→ Your assignment
Show all lines below holding the string "perf".

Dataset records
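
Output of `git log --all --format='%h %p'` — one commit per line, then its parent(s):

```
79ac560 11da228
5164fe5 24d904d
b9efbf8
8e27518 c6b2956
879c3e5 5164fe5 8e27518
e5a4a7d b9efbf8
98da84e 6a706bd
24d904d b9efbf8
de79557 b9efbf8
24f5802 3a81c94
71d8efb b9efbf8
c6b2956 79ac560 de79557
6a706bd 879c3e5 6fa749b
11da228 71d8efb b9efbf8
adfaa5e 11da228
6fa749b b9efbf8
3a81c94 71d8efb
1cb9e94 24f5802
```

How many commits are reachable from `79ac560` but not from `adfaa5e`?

Reachable from 79ac560: {11da228, 71d8efb, 79ac560, b9efbf8}.
Reachable from adfaa5e: {11da228, 71d8efb, adfaa5e, b9efbf8}.
In 79ac560's history but not adfaa5e's: {79ac560} — 1 commit.

1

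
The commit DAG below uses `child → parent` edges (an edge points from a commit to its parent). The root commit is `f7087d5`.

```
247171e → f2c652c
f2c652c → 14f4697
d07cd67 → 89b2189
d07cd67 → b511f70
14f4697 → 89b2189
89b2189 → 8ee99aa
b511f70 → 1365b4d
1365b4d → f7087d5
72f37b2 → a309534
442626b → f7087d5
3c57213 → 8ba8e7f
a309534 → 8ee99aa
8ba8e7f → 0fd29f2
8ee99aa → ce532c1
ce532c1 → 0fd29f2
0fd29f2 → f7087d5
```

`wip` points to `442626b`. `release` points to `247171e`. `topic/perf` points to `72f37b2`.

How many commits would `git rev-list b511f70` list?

Walking parent pointers from b511f70: reachable set = {1365b4d, b511f70, f7087d5}.
That is 3 commits.

3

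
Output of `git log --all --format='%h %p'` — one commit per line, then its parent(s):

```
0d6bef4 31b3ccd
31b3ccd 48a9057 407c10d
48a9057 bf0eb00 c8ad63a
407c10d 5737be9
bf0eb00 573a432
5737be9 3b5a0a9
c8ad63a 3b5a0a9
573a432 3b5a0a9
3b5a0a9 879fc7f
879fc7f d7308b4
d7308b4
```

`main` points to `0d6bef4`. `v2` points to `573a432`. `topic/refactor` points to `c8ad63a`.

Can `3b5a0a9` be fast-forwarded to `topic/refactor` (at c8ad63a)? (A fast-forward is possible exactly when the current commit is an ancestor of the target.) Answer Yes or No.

A fast-forward from 3b5a0a9 to c8ad63a is possible iff 3b5a0a9 is an ancestor of c8ad63a.
Ancestors of c8ad63a: {3b5a0a9, 879fc7f, c8ad63a, d7308b4}.
3b5a0a9 is among them, so fast-forward is possible.

Yes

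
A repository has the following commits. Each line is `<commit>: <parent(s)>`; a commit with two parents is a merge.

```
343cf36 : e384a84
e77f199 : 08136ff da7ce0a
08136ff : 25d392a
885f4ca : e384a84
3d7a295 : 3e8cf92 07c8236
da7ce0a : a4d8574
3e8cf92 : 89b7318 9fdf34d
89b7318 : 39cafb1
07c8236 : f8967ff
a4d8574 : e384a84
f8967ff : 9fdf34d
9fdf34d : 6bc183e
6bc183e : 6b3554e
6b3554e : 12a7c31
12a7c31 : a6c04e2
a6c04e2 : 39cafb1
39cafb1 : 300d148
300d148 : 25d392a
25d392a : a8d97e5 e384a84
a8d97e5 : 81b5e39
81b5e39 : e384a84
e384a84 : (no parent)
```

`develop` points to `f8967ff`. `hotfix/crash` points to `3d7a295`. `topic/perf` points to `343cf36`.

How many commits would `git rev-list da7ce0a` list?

Walking parent pointers from da7ce0a: reachable set = {a4d8574, da7ce0a, e384a84}.
That is 3 commits.

3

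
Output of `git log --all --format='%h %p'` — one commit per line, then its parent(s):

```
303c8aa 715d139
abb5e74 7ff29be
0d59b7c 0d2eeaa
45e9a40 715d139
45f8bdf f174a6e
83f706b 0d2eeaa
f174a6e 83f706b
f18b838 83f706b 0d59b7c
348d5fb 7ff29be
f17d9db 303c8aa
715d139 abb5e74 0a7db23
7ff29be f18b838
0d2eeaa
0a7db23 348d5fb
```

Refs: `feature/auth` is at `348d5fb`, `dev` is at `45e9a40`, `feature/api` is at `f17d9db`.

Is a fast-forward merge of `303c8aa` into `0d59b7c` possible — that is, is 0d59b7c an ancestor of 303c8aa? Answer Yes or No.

Yes

A fast-forward from 0d59b7c to 303c8aa is possible iff 0d59b7c is an ancestor of 303c8aa.
Ancestors of 303c8aa: {0a7db23, 0d2eeaa, 0d59b7c, 303c8aa, 348d5fb, 715d139, 7ff29be, 83f706b, abb5e74, f18b838}.
0d59b7c is among them, so fast-forward is possible.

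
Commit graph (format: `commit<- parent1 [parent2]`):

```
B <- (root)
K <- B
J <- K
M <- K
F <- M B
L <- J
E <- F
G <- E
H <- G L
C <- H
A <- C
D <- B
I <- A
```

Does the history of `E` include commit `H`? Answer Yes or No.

No

Ancestors of E: {B, E, F, K, M}.
H is not in that set, so it is not an ancestor of E.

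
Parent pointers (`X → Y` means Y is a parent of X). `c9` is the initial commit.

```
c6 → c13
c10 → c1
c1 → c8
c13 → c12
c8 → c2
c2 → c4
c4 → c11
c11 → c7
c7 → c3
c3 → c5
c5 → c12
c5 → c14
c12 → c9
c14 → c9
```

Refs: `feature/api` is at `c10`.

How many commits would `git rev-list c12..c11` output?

5

Reachable from c11: {c11, c12, c14, c3, c5, c7, c9}.
Reachable from c12: {c12, c9}.
In c11's history but not c12's: {c11, c14, c3, c5, c7} — 5 commits.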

→ Answer box
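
`wip` points to `442626b`. `release` points to `247171e`. `topic/perf` points to `72f37b2`.
`develop` points to `f8967ff`. `hotfix/crash` points to `3d7a295`. `topic/perf` points to `343cf36`.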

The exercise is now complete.